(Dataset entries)
········
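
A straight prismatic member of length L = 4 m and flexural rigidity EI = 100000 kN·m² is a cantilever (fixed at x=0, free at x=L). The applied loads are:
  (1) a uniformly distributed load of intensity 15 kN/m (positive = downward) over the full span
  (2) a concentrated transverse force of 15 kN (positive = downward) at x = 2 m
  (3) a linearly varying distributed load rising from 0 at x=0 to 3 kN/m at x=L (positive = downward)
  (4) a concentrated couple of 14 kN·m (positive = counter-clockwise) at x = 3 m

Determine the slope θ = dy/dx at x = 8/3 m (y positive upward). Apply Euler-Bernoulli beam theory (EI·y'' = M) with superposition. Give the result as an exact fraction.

Load 1 — uniform load w=15 kN/m over full span:
  θ_1 = -wx(x²-3Lx+3L²)/(6EI) = -15·(8/3)·((8/3)²-3·4·(8/3)+3·4²)/(6·100000) = -26/16875 rad
Load 2 — point force P=15 kN at a=2 m (b=L-a=2):
  θ_2 = -Pa²/(2EI)  [x>a] = -15·2²/(2·100000) = -3/10000 rad
Load 3 — triangular load w₀=3 kN/m (0→w₀ over full span):
  θ_3 = (w₀Lx²/4-w₀L²x/3-w₀x⁴/(24L))/EI = (3·4·(8/3)²/4-3·4²·(8/3)/3-3·(8/3)⁴/(24·4))/100000 = -58/253125 rad
Load 4 — applied couple M₀=14 kN·m at a=3 m (b=L-a=1):
  θ_4 = M₀x/EI  [x≤a] = 14·(8/3)/100000 = 7/18750 rad
Superposition: θ = Σ θ_i = -6871/4050000 rad ≈ -0.001697 rad

θ(8/3) = -6871/4050000 rad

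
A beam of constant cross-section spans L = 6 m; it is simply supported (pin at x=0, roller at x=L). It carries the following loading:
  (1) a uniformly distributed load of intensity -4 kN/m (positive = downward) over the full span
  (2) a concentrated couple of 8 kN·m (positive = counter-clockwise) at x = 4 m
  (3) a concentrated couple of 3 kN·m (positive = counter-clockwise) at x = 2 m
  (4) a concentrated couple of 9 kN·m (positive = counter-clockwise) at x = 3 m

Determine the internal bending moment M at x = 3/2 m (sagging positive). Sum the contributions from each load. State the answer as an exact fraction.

M(3/2) = -17/2 kN·m

Load 1 — uniform load w=-4 kN/m over full span:
  M_1 = wx(L-x)/2 = (-4)·(3/2)·(6-(3/2))/2 = -27/2 kN·m
Load 2 — applied couple M₀=8 kN·m at a=4 m (b=L-a=2):
  M_2 = M₀x/L  [x≤a] = 8·(3/2)/6 = 2 kN·m
Load 3 — applied couple M₀=3 kN·m at a=2 m (b=L-a=4):
  M_3 = M₀x/L  [x≤a] = 3·(3/2)/6 = 3/4 kN·m
Load 4 — applied couple M₀=9 kN·m at a=3 m (b=L-a=3):
  M_4 = M₀x/L  [x≤a] = 9·(3/2)/6 = 9/4 kN·m
Superposition: M = Σ M_i = -17/2 kN·m ≈ -8.500000 kN·m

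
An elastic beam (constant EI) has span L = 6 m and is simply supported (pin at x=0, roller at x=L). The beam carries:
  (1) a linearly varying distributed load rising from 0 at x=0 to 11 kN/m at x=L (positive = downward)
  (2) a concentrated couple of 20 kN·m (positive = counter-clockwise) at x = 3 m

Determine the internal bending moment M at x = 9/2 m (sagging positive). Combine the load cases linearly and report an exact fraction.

Load 1 — triangular load w₀=11 kN/m (0→w₀ over full span):
  M_1 = w₀Lx/6 - w₀x³/(6L) = 11·6·(9/2)/6 - 11·(9/2)³/(6·6) = 693/32 kN·m
Load 2 — applied couple M₀=20 kN·m at a=3 m (b=L-a=3):
  M_2 = M₀x/L - M₀  [x>a] = 20·(9/2)/6 - 20 = -5 kN·m
Superposition: M = Σ M_i = 533/32 kN·m ≈ 16.656250 kN·m

M(9/2) = 533/32 kN·m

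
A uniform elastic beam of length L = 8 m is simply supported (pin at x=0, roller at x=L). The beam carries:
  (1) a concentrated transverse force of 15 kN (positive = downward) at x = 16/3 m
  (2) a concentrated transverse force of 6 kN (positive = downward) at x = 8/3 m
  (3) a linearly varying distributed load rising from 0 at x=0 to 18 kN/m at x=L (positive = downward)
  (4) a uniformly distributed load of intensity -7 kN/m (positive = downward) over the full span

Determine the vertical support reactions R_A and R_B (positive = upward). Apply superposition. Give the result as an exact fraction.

Load 1 — point force P=15 kN at a=16/3 m (b=L-a=8/3):
  R_A = Pb/L = 15·(8/3)/8 = 5 kN
  R_B = Pa/L = 15·(16/3)/8 = 10 kN
Load 2 — point force P=6 kN at a=8/3 m (b=L-a=16/3):
  R_A = Pb/L = 6·(16/3)/8 = 4 kN
  R_B = Pa/L = 6·(8/3)/8 = 2 kN
Load 3 — triangular load w₀=18 kN/m (0→w₀ over full span):
  R_A = w₀L/6 = 18·8/6 = 24 kN
  R_B = w₀L/3 = 18·8/3 = 48 kN
Load 4 — uniform load w=-7 kN/m over full span:
  R_A = wL/2 = (-7)·8/2 = -28 kN
  R_B = wL/2 = (-7)·8/2 = -28 kN
Superposition: R_A = 5 kN, R_B = 32 kN

R_A = 5 kN, R_B = 32 kN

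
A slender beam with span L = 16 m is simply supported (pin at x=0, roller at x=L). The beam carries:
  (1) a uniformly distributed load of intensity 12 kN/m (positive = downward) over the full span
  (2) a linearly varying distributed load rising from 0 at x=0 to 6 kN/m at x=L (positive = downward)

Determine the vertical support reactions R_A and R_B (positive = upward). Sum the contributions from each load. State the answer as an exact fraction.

R_A = 112 kN, R_B = 128 kN

Load 1 — uniform load w=12 kN/m over full span:
  R_A = wL/2 = 12·16/2 = 96 kN
  R_B = wL/2 = 12·16/2 = 96 kN
Load 2 — triangular load w₀=6 kN/m (0→w₀ over full span):
  R_A = w₀L/6 = 6·16/6 = 16 kN
  R_B = w₀L/3 = 6·16/3 = 32 kN
Superposition: R_A = 112 kN, R_B = 128 kN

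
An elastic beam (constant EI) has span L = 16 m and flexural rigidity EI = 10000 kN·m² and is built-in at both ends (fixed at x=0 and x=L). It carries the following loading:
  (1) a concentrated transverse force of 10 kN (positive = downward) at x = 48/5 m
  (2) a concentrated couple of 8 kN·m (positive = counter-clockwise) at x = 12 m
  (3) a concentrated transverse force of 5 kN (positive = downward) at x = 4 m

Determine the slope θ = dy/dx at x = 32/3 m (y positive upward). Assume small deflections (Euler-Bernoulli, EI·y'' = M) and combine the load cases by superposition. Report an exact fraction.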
········
Exercise goal> Using the entries shown above, reproduce verbatim the lines from the line bearing "(2) a concentrated transverse force of 15" to the line bearing "(4) a concentrated couple of 9", inclusive.

Worked solution>
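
  (2) a concentrated transverse force of 15 kN (positive = downward) at x = 2 m
  (3) a linearly varying distributed load rising from 0 at x=0 to 3 kN/m at x=L (positive = downward)
  (4) a concentrated couple of 14 kN·m (positive = counter-clockwise) at x = 3 m

Determine the slope θ = dy/dx at x = 8/3 m (y positive upward). Apply Euler-Bernoulli beam theory (EI·y'' = M) with superposition. Give the result as an exact fraction.

Load 1 — uniform load w=15 kN/m over full span:
  θ_1 = -wx(x²-3Lx+3L²)/(6EI) = -15·(8/3)·((8/3)²-3·4·(8/3)+3·4²)/(6·100000) = -26/16875 rad
Load 2 — point force P=15 kN at a=2 m (b=L-a=2):
  θ_2 = -Pa²/(2EI)  [x>a] = -15·2²/(2·100000) = -3/10000 rad
Load 3 — triangular load w₀=3 kN/m (0→w₀ over full span):
  θ_3 = (w₀Lx²/4-w₀L²x/3-w₀x⁴/(24L))/EI = (3·4·(8/3)²/4-3·4²·(8/3)/3-3·(8/3)⁴/(24·4))/100000 = -58/253125 rad
Load 4 — applied couple M₀=14 kN·m at a=3 m (b=L-a=1):
  θ_4 = M₀x/EI  [x≤a] = 14·(8/3)/100000 = 7/18750 rad
Superposition: θ = Σ θ_i = -6871/4050000 rad ≈ -0.001697 rad

θ(8/3) = -6871/4050000 rad

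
A beam of constant cross-section spans L = 6 m; it is simply supported (pin at x=0, roller at x=L). It carries the following loading:
  (1) a uniformly distributed load of intensity -4 kN/m (positive = downward) over the full span
  (2) a concentrated couple of 8 kN·m (positive = counter-clockwise) at x = 4 m
  (3) a concentrated couple of 3 kN·m (positive = counter-clockwise) at x = 2 m
  (4) a concentrated couple of 9 kN·m (positive = counter-clockwise) at x = 3 m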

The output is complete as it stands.